**ASSIGNED TASK:** Look through the entries that follow and return each line that has the string "conditions".

**MATERIAL FOR THIS TASK:**
◆ ◆ ◆ ◆

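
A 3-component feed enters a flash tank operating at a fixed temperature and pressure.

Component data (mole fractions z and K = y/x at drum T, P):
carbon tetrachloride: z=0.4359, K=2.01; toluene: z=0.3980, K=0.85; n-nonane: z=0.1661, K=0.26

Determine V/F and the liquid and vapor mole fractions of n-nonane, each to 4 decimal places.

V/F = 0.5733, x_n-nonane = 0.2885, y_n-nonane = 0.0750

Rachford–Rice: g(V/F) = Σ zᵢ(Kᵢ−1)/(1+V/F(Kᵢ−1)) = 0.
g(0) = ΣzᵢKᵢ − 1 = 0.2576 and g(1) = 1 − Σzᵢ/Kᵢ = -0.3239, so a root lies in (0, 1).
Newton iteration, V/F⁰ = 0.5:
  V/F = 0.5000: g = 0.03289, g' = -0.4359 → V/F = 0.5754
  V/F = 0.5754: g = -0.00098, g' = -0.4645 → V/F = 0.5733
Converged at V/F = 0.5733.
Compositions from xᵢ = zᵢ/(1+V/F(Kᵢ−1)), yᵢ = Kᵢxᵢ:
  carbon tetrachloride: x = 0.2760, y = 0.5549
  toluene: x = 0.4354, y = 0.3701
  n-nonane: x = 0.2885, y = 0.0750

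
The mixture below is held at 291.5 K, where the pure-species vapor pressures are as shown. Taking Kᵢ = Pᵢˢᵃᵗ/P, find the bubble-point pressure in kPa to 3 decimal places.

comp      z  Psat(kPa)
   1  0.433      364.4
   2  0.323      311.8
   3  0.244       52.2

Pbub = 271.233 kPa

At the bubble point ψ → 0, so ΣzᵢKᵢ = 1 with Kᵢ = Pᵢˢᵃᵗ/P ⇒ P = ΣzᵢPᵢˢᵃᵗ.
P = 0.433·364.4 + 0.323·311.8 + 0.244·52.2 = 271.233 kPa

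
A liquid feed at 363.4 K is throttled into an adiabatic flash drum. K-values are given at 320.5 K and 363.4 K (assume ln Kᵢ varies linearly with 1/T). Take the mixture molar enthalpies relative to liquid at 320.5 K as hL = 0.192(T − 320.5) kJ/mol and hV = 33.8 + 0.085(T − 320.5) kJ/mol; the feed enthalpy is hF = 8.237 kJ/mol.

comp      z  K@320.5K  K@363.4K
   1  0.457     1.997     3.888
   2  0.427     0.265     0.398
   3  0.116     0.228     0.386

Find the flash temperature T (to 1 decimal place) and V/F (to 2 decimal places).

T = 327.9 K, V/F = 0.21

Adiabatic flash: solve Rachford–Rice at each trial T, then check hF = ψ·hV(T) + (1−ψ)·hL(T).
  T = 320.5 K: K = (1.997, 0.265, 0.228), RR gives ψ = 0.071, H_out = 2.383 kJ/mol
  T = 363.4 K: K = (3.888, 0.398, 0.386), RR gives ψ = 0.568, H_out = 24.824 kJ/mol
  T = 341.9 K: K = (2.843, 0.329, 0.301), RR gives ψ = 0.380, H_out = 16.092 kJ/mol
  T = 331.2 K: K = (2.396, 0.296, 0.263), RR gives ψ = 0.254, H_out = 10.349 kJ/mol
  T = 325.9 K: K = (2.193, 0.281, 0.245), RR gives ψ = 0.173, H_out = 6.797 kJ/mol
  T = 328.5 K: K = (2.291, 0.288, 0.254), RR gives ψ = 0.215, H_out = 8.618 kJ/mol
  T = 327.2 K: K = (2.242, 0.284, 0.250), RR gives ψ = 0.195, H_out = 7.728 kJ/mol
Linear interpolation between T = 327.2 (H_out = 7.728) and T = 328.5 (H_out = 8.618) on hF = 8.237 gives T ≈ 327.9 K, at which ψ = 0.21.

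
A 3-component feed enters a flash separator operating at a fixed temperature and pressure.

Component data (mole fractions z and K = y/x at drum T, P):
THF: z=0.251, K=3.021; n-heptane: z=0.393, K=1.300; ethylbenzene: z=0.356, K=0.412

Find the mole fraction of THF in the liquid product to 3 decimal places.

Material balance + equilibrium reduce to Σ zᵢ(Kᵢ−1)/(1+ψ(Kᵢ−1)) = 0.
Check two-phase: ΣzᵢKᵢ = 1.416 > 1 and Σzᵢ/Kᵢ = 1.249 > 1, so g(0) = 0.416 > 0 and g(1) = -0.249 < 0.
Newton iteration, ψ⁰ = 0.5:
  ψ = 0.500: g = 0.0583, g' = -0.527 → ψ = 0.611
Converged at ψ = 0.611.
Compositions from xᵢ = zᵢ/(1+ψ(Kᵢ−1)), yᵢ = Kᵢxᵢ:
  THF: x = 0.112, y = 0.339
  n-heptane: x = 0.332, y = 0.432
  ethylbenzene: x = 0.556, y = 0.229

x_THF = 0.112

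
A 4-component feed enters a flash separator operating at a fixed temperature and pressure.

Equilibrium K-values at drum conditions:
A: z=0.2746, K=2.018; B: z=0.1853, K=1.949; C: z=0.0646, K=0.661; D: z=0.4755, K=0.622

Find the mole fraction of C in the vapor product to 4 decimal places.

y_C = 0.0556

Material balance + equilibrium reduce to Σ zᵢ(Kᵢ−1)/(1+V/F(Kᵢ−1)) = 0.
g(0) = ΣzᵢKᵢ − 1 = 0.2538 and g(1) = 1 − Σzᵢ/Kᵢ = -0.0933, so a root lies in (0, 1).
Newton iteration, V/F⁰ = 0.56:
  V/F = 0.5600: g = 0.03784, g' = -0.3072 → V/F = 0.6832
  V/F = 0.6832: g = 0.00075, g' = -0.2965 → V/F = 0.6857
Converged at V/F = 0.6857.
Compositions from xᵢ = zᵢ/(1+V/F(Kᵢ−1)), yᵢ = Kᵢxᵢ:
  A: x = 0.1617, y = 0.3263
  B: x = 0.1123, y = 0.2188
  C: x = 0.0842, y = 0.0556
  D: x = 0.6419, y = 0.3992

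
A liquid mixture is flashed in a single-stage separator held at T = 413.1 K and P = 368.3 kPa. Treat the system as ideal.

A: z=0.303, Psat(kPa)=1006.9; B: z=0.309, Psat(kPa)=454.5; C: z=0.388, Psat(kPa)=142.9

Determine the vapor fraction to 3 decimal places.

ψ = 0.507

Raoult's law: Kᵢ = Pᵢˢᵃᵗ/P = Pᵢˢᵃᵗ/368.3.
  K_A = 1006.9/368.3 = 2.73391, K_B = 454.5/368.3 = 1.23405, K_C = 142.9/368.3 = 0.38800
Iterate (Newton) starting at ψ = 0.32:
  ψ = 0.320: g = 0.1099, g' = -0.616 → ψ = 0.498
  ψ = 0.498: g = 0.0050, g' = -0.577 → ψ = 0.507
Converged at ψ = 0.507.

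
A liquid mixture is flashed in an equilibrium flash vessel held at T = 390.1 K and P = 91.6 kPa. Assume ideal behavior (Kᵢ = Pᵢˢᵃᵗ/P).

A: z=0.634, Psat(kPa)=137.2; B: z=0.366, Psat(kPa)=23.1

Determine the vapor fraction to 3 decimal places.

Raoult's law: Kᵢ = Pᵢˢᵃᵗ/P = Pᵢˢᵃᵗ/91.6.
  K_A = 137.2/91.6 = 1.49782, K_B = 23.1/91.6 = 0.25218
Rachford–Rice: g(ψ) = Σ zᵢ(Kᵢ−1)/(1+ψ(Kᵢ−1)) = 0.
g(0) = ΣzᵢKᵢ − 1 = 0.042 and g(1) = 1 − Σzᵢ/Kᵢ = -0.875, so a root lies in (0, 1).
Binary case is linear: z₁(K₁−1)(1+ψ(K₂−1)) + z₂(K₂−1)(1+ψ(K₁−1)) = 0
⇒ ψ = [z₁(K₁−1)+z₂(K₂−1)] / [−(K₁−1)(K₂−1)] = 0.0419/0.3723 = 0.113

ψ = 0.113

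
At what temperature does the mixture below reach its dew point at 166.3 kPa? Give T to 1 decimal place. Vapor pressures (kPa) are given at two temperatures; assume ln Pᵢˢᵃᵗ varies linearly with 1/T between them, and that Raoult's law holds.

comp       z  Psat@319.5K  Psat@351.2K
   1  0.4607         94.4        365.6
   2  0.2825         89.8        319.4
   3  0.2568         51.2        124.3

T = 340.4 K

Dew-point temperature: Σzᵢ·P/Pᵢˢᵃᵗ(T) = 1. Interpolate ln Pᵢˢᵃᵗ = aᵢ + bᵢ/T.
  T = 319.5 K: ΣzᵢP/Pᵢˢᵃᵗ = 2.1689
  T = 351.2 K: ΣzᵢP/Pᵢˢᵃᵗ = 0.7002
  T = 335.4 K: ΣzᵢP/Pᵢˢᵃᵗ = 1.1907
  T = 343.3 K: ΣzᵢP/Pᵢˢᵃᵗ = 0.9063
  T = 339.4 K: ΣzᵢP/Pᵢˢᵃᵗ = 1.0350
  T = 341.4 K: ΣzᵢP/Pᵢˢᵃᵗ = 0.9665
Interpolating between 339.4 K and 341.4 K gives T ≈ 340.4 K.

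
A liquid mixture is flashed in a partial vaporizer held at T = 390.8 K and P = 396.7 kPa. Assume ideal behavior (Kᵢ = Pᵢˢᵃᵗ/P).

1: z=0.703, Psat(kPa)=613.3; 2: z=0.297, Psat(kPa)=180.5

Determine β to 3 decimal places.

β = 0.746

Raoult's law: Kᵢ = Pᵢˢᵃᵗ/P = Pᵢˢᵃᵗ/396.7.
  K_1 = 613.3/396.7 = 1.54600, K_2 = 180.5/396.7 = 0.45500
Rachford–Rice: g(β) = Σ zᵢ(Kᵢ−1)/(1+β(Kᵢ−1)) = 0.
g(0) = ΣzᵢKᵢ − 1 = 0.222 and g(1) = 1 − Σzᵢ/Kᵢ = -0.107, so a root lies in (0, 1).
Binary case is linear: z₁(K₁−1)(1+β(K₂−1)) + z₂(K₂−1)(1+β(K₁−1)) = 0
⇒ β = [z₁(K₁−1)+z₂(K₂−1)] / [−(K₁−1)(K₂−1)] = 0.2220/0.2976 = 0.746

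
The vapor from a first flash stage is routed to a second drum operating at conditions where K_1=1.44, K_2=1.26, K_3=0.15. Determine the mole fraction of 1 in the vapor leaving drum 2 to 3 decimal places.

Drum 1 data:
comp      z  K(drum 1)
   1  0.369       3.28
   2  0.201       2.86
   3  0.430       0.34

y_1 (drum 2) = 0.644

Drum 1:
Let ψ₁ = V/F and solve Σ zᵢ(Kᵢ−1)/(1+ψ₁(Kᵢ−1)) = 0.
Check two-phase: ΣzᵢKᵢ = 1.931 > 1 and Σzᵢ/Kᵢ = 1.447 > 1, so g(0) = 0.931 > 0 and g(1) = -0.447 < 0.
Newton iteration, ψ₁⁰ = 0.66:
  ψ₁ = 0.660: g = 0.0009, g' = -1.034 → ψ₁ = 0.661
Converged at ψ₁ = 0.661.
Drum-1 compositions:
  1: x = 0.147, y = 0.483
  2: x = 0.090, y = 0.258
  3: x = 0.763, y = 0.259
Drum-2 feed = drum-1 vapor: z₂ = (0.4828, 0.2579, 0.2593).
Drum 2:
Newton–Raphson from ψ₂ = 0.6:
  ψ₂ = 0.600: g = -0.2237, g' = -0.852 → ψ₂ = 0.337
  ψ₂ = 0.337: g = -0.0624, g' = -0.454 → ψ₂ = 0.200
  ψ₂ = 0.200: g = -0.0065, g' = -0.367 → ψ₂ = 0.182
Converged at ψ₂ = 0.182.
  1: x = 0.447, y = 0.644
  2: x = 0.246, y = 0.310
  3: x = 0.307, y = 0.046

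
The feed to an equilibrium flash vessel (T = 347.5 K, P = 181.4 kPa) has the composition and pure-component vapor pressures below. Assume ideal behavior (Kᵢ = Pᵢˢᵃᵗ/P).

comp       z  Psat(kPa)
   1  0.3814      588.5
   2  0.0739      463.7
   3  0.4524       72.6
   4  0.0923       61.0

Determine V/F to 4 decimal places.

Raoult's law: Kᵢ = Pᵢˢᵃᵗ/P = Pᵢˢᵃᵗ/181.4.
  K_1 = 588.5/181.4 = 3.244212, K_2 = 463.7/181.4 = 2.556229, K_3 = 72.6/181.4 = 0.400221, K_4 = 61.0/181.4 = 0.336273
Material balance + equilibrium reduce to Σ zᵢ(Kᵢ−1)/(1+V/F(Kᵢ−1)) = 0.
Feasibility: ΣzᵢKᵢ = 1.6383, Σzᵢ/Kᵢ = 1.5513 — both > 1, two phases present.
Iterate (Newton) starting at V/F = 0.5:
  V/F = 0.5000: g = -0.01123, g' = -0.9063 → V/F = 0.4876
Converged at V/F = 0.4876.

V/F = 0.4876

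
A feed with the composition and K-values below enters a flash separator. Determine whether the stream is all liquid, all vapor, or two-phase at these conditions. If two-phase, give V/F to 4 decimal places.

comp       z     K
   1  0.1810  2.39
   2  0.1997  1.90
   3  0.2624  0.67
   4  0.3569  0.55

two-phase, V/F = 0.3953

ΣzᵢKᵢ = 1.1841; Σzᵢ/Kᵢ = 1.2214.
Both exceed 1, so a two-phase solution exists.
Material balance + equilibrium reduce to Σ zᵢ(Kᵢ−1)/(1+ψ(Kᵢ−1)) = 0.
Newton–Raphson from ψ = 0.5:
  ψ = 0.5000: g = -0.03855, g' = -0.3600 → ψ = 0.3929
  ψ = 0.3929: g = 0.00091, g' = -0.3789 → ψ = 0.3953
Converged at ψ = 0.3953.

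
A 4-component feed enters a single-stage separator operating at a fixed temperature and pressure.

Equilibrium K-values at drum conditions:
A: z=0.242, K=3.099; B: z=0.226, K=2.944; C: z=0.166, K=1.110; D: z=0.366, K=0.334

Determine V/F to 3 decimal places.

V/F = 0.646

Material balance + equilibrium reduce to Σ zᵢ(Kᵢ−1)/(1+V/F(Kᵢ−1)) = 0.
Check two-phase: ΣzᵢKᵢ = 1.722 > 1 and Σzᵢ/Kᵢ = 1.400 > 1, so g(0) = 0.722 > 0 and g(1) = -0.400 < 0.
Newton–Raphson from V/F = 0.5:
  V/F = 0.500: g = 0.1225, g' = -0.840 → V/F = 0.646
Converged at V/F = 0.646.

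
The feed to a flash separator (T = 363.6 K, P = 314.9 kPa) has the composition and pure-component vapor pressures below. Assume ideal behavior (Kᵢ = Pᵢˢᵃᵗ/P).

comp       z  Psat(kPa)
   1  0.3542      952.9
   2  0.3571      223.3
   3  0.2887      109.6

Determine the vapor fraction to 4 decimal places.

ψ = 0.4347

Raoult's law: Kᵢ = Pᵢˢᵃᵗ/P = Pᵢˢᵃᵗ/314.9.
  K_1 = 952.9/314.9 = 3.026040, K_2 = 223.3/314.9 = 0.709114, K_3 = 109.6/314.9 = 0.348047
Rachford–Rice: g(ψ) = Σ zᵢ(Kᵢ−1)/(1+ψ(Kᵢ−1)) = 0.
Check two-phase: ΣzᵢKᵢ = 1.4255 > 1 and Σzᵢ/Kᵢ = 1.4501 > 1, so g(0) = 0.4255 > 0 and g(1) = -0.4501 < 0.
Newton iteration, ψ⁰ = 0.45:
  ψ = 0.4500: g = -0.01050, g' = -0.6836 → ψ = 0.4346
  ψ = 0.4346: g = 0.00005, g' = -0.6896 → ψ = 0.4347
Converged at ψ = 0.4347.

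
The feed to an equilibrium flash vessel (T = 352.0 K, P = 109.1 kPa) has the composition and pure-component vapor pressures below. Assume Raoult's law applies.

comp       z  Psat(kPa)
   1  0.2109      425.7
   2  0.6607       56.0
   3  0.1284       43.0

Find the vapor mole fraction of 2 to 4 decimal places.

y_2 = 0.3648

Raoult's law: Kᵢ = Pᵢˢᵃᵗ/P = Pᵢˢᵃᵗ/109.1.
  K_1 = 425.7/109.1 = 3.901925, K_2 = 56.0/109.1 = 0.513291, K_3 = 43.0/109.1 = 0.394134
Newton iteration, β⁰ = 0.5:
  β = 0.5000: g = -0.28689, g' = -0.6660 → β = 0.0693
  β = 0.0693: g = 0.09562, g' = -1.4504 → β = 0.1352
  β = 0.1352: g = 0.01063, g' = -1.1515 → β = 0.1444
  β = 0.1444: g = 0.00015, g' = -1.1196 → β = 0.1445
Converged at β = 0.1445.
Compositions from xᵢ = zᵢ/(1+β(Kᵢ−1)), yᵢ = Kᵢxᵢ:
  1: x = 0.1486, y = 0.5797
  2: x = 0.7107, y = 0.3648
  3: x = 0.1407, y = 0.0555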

◆ ◆ ◆ ◆

**ANSWER BOX:**
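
Equilibrium K-values at drum conditions:
The vapor from a first flash stage is routed to a second drum operating at conditions where K_1=1.44, K_2=1.26, K_3=0.15. Determine the mole fraction of 1 in the vapor leaving drum 2 to 3 decimal places.
A feed with the composition and K-values below enters a flash separator. Determine whether the stream is all liquid, all vapor, or two-phase at these conditions. If two-phase, give V/F to 4 decimal places.
Equilibrium K-values at drum conditions: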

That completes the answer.